Task statement
Reproduce the data in its entirety, exactly as written.

(Records from a data collection)
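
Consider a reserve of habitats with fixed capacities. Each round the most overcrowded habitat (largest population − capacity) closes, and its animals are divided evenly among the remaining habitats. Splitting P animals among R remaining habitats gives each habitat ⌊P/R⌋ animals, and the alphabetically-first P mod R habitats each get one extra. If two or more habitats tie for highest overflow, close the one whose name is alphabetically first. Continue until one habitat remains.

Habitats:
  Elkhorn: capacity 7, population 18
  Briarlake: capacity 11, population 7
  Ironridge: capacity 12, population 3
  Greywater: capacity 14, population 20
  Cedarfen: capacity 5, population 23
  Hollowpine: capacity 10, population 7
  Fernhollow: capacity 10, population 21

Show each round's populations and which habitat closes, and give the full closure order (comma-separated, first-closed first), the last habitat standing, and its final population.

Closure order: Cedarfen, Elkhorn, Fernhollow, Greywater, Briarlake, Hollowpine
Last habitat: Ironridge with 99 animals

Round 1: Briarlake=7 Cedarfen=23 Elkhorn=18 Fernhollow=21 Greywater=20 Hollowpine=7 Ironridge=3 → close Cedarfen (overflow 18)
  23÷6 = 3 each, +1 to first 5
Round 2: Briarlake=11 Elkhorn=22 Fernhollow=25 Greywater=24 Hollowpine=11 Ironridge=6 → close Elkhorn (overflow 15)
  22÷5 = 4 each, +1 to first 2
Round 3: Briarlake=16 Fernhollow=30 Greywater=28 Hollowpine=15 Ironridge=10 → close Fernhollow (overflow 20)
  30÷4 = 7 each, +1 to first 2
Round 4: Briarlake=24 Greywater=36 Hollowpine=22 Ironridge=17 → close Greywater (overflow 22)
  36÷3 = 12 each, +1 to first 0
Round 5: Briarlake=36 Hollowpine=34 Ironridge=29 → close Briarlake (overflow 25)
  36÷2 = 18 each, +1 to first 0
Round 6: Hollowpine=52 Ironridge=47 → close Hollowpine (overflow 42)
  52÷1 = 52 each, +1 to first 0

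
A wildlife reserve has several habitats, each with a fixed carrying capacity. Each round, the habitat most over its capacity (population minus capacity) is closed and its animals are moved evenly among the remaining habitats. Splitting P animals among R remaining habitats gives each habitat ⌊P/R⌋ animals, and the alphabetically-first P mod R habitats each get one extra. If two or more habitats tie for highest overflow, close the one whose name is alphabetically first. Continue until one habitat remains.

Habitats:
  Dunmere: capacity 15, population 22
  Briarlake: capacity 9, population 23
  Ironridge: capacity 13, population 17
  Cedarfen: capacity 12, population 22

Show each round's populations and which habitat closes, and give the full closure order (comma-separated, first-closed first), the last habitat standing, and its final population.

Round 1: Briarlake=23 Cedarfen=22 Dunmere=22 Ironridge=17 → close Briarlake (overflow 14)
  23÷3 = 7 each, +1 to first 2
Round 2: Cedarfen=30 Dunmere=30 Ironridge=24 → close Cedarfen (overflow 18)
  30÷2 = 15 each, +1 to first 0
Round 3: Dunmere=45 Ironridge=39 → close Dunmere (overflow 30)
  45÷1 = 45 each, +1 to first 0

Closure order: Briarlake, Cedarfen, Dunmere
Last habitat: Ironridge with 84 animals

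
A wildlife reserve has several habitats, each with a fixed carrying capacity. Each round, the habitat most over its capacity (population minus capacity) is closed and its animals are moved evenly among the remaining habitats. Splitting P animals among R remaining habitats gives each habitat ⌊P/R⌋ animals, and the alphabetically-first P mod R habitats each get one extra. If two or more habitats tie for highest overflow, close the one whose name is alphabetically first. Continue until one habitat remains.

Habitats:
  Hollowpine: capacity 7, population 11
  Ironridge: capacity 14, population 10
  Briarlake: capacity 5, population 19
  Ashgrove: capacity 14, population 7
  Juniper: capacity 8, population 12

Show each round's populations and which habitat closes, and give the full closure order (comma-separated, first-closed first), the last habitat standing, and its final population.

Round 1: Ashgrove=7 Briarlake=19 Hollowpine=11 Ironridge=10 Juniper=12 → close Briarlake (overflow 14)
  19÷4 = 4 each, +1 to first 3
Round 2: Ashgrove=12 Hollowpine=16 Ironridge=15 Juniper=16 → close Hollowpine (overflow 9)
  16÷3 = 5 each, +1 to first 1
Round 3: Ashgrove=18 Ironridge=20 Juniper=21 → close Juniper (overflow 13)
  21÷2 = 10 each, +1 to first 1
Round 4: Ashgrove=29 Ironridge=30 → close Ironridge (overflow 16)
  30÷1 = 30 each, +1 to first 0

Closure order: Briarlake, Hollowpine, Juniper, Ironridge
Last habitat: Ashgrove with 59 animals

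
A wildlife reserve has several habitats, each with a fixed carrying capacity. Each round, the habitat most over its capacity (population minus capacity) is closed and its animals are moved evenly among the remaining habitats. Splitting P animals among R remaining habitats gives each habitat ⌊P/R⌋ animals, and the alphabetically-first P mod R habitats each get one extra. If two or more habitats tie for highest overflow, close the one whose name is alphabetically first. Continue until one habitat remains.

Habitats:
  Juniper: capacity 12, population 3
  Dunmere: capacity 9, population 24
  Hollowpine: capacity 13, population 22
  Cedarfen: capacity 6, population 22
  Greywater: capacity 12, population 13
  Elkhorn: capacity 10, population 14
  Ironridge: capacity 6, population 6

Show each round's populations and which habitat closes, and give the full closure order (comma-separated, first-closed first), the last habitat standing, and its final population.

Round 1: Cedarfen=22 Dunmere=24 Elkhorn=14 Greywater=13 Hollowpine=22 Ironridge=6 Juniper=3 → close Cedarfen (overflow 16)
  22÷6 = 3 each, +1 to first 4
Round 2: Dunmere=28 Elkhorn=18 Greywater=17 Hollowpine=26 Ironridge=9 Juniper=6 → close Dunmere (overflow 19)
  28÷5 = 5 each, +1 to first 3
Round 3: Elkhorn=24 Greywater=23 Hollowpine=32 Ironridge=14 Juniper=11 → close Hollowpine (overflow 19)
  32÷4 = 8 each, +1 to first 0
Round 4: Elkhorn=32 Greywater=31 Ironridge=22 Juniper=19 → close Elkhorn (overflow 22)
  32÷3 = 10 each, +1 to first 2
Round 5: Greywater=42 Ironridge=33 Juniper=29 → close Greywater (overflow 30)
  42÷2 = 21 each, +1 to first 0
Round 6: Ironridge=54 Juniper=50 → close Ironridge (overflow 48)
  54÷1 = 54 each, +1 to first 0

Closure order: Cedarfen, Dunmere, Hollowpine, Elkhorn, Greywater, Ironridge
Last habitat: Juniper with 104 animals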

Final answer
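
Consider a reserve of habitats with fixed capacities. Each round the most overcrowded habitat (largest population − capacity) closes, and its animals are divided evenly among the remaining habitats. Splitting P animals among R remaining habitats gives each habitat ⌊P/R⌋ animals, and the alphabetically-first P mod R habitats each get one extra. If two or more habitats tie for highest overflow, close the one whose name is alphabetically first. Continue until one habitat remains.

Habitats:
  Elkhorn: capacity 7, population 18
  Briarlake: capacity 11, population 7
  Ironridge: capacity 12, population 3
  Greywater: capacity 14, population 20
  Cedarfen: capacity 5, population 23
  Hollowpine: capacity 10, population 7
  Fernhollow: capacity 10, population 21

Show each round's populations and which habitat closes, and give the full closure order (comma-separated, first-closed first), the last habitat standing, and its final population.

Closure order: Cedarfen, Elkhorn, Fernhollow, Greywater, Briarlake, Hollowpine
Last habitat: Ironridge with 99 animals

Round 1: Briarlake=7 Cedarfen=23 Elkhorn=18 Fernhollow=21 Greywater=20 Hollowpine=7 Ironridge=3 → close Cedarfen (overflow 18)
  23÷6 = 3 each, +1 to first 5
Round 2: Briarlake=11 Elkhorn=22 Fernhollow=25 Greywater=24 Hollowpine=11 Ironridge=6 → close Elkhorn (overflow 15)
  22÷5 = 4 each, +1 to first 2
Round 3: Briarlake=16 Fernhollow=30 Greywater=28 Hollowpine=15 Ironridge=10 → close Fernhollow (overflow 20)
  30÷4 = 7 each, +1 to first 2
Round 4: Briarlake=24 Greywater=36 Hollowpine=22 Ironridge=17 → close Greywater (overflow 22)
  36÷3 = 12 each, +1 to first 0
Round 5: Briarlake=36 Hollowpine=34 Ironridge=29 → close Briarlake (overflow 25)
  36÷2 = 18 each, +1 to first 0
Round 6: Hollowpine=52 Ironridge=47 → close Hollowpine (overflow 42)
  52÷1 = 52 each, +1 to first 0

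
A wildlife reserve has several habitats, each with a fixed carrying capacity. Each round, the habitat most over its capacity (population minus capacity) is closed and its animals are moved evenly among the remaining habitats. Splitting P animals among R remaining habitats gives each habitat ⌊P/R⌋ animals, and the alphabetically-first P mod R habitats each get one extra. If two or more habitats tie for highest overflow, close the one whose name is alphabetically first. Continue until one habitat remains.

Habitats:
  Dunmere: capacity 15, population 22
  Briarlake: capacity 9, population 23
  Ironridge: capacity 13, population 17
  Cedarfen: capacity 12, population 22

Show each round's populations and which habitat closes, and give the full closure order (comma-separated, first-closed first), the last habitat standing, and its final population.

Round 1: Briarlake=23 Cedarfen=22 Dunmere=22 Ironridge=17 → close Briarlake (overflow 14)
  23÷3 = 7 each, +1 to first 2
Round 2: Cedarfen=30 Dunmere=30 Ironridge=24 → close Cedarfen (overflow 18)
  30÷2 = 15 each, +1 to first 0
Round 3: Dunmere=45 Ironridge=39 → close Dunmere (overflow 30)
  45÷1 = 45 each, +1 to first 0

Closure order: Briarlake, Cedarfen, Dunmere
Last habitat: Ironridge with 84 animals

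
A wildlife reserve has several habitats, each with a fixed carrying capacity. Each round, the habitat most over its capacity (population minus capacity) is closed and its animals are moved evenly among the remaining habitats. Splitting P animals among R remaining habitats gives each habitat ⌊P/R⌋ animals, and the alphabetically-first P mod R habitats each get one extra. If two or more habitats tie for highest overflow, close the one whose name is alphabetically first. Continue until one habitat remains.

Habitats:
  Hollowpine: capacity 7, population 11
  Ironridge: capacity 14, population 10
  Briarlake: capacity 5, population 19
  Ashgrove: capacity 14, population 7
  Juniper: capacity 8, population 12

Show each round's populations and which habitat closes, and give the full closure order (comma-separated, first-closed first), the last habitat standing, and its final population.

Round 1: Ashgrove=7 Briarlake=19 Hollowpine=11 Ironridge=10 Juniper=12 → close Briarlake (overflow 14)
  19÷4 = 4 each, +1 to first 3
Round 2: Ashgrove=12 Hollowpine=16 Ironridge=15 Juniper=16 → close Hollowpine (overflow 9)
  16÷3 = 5 each, +1 to first 1
Round 3: Ashgrove=18 Ironridge=20 Juniper=21 → close Juniper (overflow 13)
  21÷2 = 10 each, +1 to first 1
Round 4: Ashgrove=29 Ironridge=30 → close Ironridge (overflow 16)
  30÷1 = 30 each, +1 to first 0

Closure order: Briarlake, Hollowpine, Juniper, Ironridge
Last habitat: Ashgrove with 59 animals

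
A wildlife reserve has several habitats, each with a fixed carrying capacity. Each round, the habitat most over its capacity (population minus capacity) is closed and its animals are moved evenly among the remaining habitats. Splitting P animals among R remaining habitats gives each habitat ⌊P/R⌋ animals, and the alphabetically-first P mod R habitats each get one extra. If two or more habitats tie for highest overflow, close the one whose name is alphabetically first. Continue until one habitat remains.

Habitats:
  Juniper: capacity 12, population 3
  Dunmere: capacity 9, population 24
  Hollowpine: capacity 13, population 22
  Cedarfen: capacity 6, population 22
  Greywater: capacity 12, population 13
  Elkhorn: capacity 10, population 14
  Ironridge: capacity 6, population 6

Show each round's populations and which habitat closes, and give the full closure order (comma-separated, first-closed first), the last habitat standing, and its final population.

Round 1: Cedarfen=22 Dunmere=24 Elkhorn=14 Greywater=13 Hollowpine=22 Ironridge=6 Juniper=3 → close Cedarfen (overflow 16)
  22÷6 = 3 each, +1 to first 4
Round 2: Dunmere=28 Elkhorn=18 Greywater=17 Hollowpine=26 Ironridge=9 Juniper=6 → close Dunmere (overflow 19)
  28÷5 = 5 each, +1 to first 3
Round 3: Elkhorn=24 Greywater=23 Hollowpine=32 Ironridge=14 Juniper=11 → close Hollowpine (overflow 19)
  32÷4 = 8 each, +1 to first 0
Round 4: Elkhorn=32 Greywater=31 Ironridge=22 Juniper=19 → close Elkhorn (overflow 22)
  32÷3 = 10 each, +1 to first 2
Round 5: Greywater=42 Ironridge=33 Juniper=29 → close Greywater (overflow 30)
  42÷2 = 21 each, +1 to first 0
Round 6: Ironridge=54 Juniper=50 → close Ironridge (overflow 48)
  54÷1 = 54 each, +1 to first 0

Closure order: Cedarfen, Dunmere, Hollowpine, Elkhorn, Greywater, Ironridge
Last habitat: Juniper with 104 animals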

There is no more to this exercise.